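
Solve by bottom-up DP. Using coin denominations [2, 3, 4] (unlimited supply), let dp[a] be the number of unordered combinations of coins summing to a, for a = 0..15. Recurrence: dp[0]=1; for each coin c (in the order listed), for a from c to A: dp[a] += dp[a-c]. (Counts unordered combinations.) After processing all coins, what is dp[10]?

after  coin     0     1     2     3     4     5     6     7     8     9    10    11    12    13    14    15
          2     1     0     1     0     1     0     1     0     1     0     1     0     1     0     1     0
          3     1     0     1     1     1     1     2     1     2     2     2     2     3     2     3     3
          4     1     0     1     1     2     1     3     2     4     3     5     4     7     5     8     7

5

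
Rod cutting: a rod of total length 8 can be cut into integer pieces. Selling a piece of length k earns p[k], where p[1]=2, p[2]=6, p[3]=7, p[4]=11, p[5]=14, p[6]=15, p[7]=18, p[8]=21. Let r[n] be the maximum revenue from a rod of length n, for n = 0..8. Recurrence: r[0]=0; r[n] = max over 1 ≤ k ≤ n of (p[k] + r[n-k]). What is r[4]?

   n    0    1    2    3    4    5    6    7    8
r[n]    0    2    6    8   12   14   18   20   24

12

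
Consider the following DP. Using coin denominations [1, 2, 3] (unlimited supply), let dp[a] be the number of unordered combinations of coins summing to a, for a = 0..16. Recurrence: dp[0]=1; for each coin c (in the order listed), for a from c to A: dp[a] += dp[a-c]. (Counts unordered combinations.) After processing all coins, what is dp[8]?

after  coin     0     1     2     3     4     5     6     7     8     9    10    11    12    13    14    15    16
          1     1     1     1     1     1     1     1     1     1     1     1     1     1     1     1     1     1
          2     1     1     2     2     3     3     4     4     5     5     6     6     7     7     8     8     9
          3     1     1     2     3     4     5     7     8    10    12    14    16    19    21    24    27    30

10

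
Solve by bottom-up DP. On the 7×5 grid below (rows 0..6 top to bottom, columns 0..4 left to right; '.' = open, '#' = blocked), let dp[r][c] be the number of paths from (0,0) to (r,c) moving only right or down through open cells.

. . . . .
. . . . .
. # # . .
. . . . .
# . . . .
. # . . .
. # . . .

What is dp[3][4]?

r\c   0   1   2   3   4
  0   1   1   1   1   1
  1   1   2   3   4   5
  2   1   0   0   4   9
  3   1   1   1   5  14
  4   0   1   2   7  21
  5   0   0   2   9  30
  6   0   0   2  11  41

14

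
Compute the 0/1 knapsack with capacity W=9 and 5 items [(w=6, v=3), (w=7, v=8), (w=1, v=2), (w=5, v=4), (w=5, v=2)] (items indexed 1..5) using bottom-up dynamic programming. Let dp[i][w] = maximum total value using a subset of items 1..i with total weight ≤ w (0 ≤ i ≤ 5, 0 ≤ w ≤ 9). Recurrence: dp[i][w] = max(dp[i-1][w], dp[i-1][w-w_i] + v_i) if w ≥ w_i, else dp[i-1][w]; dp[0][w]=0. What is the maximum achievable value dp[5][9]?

10

i\w   0   1   2   3   4   5   6   7   8   9
  0   0   0   0   0   0   0   0   0   0   0
  1   0   0   0   0   0   0   3   3   3   3
  2   0   0   0   0   0   0   3   8   8   8
  3   0   2   2   2   2   2   3   8  10  10
  4   0   2   2   2   2   4   6   8  10  10
  5   0   2   2   2   2   4   6   8  10  10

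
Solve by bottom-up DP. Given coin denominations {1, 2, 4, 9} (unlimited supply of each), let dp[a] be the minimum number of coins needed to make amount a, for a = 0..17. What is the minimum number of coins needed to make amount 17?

3

 a  0  1  2  3  4  5  6  7  8  9 10 11 12 13 14 15 16 17
dp  0  1  1  2  1  2  2  3  2  1  2  2  3  2  3  3  4  3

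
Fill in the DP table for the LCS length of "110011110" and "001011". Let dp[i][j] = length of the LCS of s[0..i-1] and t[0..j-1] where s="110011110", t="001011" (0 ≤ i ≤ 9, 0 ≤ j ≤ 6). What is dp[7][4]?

3

   ''  0  0  1  0  1  1
''  0  0  0  0  0  0  0
 1  0  0  0  1  1  1  1
 1  0  0  0  1  1  2  2
 0  0  1  1  1  2  2  2
 0  0  1  2  2  2  2  2
 1  0  1  2  3  3  3  3
 1  0  1  2  3  3  4  4
 1  0  1  2  3  3  4  5
 1  0  1  2  3  3  4  5
 0  0  1  2  3  4  4  5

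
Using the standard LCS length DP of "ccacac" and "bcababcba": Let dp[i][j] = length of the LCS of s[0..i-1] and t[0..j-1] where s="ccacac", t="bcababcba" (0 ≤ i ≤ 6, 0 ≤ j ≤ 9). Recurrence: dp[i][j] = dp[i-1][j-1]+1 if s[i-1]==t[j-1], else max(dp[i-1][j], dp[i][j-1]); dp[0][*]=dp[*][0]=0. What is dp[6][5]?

3

   ''  b  c  a  b  a  b  c  b  a
''  0  0  0  0  0  0  0  0  0  0
 c  0  0  1  1  1  1  1  1  1  1
 c  0  0  1  1  1  1  1  2  2  2
 a  0  0  1  2  2  2  2  2  2  3
 c  0  0  1  2  2  2  2  3  3  3
 a  0  0  1  2  2  3  3  3  3  4
 c  0  0  1  2  2  3  3  4  4  4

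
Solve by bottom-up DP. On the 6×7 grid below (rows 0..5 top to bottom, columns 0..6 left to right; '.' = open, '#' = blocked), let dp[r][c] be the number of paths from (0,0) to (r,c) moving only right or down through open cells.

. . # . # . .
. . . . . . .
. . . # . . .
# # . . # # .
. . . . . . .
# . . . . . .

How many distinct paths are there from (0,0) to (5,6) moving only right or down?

r\c   0   1   2   3   4   5   6
  0   1   1   0   0   0   0   0
  1   1   2   2   2   2   2   2
  2   1   3   5   0   2   4   6
  3   0   0   5   5   0   0   6
  4   0   0   5  10  10  10  16
  5   0   0   5  15  25  35  51

51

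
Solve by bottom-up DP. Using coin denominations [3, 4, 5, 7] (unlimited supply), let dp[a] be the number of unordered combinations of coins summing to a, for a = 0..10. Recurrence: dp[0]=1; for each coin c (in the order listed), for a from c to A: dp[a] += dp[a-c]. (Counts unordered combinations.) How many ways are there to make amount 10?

3

after  coin     0     1     2     3     4     5     6     7     8     9    10
          3     1     0     0     1     0     0     1     0     0     1     0
          4     1     0     0     1     1     0     1     1     1     1     1
          5     1     0     0     1     1     1     1     1     2     2     2
          7     1     0     0     1     1     1     1     2     2     2     3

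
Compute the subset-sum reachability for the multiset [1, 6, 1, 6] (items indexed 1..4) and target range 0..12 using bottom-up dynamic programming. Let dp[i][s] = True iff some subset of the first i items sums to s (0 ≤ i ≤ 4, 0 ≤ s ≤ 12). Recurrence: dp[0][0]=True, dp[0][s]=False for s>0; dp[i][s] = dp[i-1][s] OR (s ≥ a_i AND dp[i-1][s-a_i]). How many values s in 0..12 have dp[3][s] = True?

6

i\s   0   1   2   3   4   5   6   7   8   9  10  11  12
  0   T   F   F   F   F   F   F   F   F   F   F   F   F
  1   T   T   F   F   F   F   F   F   F   F   F   F   F
  2   T   T   F   F   F   F   T   T   F   F   F   F   F
  3   T   T   T   F   F   F   T   T   T   F   F   F   F
  4   T   T   T   F   F   F   T   T   T   F   F   F   T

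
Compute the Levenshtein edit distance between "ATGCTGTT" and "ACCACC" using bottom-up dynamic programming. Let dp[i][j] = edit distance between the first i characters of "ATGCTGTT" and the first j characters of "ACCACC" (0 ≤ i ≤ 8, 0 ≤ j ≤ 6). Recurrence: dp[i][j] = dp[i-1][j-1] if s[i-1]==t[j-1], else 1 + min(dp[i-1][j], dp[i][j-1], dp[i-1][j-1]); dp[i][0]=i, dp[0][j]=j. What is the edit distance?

6

   ''  A  C  C  A  C  C
''  0  1  2  3  4  5  6
 A  1  0  1  2  3  4  5
 T  2  1  1  2  3  4  5
 G  3  2  2  2  3  4  5
 C  4  3  2  2  3  3  4
 T  5  4  3  3  3  4  4
 G  6  5  4  4  4  4  5
 T  7  6  5  5  5  5  5
 T  8  7  6  6  6  6  6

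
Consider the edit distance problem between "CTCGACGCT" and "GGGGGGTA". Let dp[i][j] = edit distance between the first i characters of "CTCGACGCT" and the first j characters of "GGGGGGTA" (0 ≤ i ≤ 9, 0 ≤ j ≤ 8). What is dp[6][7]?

6

   ''  G  G  G  G  G  G  T  A
''  0  1  2  3  4  5  6  7  8
 C  1  1  2  3  4  5  6  7  8
 T  2  2  2  3  4  5  6  6  7
 C  3  3  3  3  4  5  6  7  7
 G  4  3  3  3  3  4  5  6  7
 A  5  4  4  4  4  4  5  6  6
 C  6  5  5  5  5  5  5  6  7
 G  7  6  5  5  5  5  5  6  7
 C  8  7  6  6  6  6  6  6  7
 T  9  8  7  7  7  7  7  6  7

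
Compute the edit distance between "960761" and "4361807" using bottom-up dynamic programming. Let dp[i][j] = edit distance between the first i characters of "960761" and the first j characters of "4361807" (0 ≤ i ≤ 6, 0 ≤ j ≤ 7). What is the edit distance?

   ''  4  3  6  1  8  0  7
''  0  1  2  3  4  5  6  7
 9  1  1  2  3  4  5  6  7
 6  2  2  2  2  3  4  5  6
 0  3  3  3  3  3  4  4  5
 7  4  4  4  4  4  4  5  4
 6  5  5  5  4  5  5  5  5
 1  6  6  6  5  4  5  6  6

6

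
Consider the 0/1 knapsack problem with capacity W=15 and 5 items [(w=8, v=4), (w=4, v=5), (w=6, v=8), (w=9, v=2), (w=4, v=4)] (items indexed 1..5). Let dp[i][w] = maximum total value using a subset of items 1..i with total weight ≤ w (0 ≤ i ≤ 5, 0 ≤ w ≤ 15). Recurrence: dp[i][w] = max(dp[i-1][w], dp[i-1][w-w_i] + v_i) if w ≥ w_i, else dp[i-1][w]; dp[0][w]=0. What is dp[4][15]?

i\w   0   1   2   3   4   5   6   7   8   9  10  11  12  13  14  15
  0   0   0   0   0   0   0   0   0   0   0   0   0   0   0   0   0
  1   0   0   0   0   0   0   0   0   4   4   4   4   4   4   4   4
  2   0   0   0   0   5   5   5   5   5   5   5   5   9   9   9   9
  3   0   0   0   0   5   5   8   8   8   8  13  13  13  13  13  13
  4   0   0   0   0   5   5   8   8   8   8  13  13  13  13  13  13
  5   0   0   0   0   5   5   8   8   9   9  13  13  13  13  17  17

13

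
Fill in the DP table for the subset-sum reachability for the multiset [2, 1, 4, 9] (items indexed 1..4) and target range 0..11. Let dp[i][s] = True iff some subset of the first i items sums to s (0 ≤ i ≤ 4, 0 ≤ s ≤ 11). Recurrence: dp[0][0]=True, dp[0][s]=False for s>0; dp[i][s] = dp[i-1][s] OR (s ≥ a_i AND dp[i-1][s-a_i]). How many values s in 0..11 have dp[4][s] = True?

11

i\s   0   1   2   3   4   5   6   7   8   9  10  11
  0   T   F   F   F   F   F   F   F   F   F   F   F
  1   T   F   T   F   F   F   F   F   F   F   F   F
  2   T   T   T   T   F   F   F   F   F   F   F   F
  3   T   T   T   T   T   T   T   T   F   F   F   F
  4   T   T   T   T   T   T   T   T   F   T   T   T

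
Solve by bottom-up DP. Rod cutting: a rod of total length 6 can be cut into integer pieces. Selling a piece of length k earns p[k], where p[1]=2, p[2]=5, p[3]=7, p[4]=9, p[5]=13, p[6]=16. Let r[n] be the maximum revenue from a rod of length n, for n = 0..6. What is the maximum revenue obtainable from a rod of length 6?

16

   n    0    1    2    3    4    5    6
r[n]    0    2    5    7   10   13   16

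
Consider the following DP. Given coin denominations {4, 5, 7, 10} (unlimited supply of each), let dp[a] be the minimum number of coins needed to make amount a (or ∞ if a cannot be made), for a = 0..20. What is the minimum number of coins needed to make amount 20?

2

 a  0  1  2  3  4  5  6  7  8  9 10 11 12 13 14 15 16 17 18 19 20
dp  0  -  -  -  1  1  -  1  2  2  1  2  2  3  2  2  3  2  3  3  2
(- denotes ∞ / unreachable)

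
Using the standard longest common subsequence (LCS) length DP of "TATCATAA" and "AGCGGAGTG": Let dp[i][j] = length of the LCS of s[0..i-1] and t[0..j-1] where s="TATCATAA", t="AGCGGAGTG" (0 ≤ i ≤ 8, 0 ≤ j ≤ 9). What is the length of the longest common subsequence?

   ''  A  G  C  G  G  A  G  T  G
''  0  0  0  0  0  0  0  0  0  0
 T  0  0  0  0  0  0  0  0  1  1
 A  0  1  1  1  1  1  1  1  1  1
 T  0  1  1  1  1  1  1  1  2  2
 C  0  1  1  2  2  2  2  2  2  2
 A  0  1  1  2  2  2  3  3  3  3
 T  0  1  1  2  2  2  3  3  4  4
 A  0  1  1  2  2  2  3  3  4  4
 A  0  1  1  2  2  2  3  3  4  4

4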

.....

**Exercise aim**
Respond with nothing but the number of lines in the data above that include the word "cells".

**Completed exercise**
2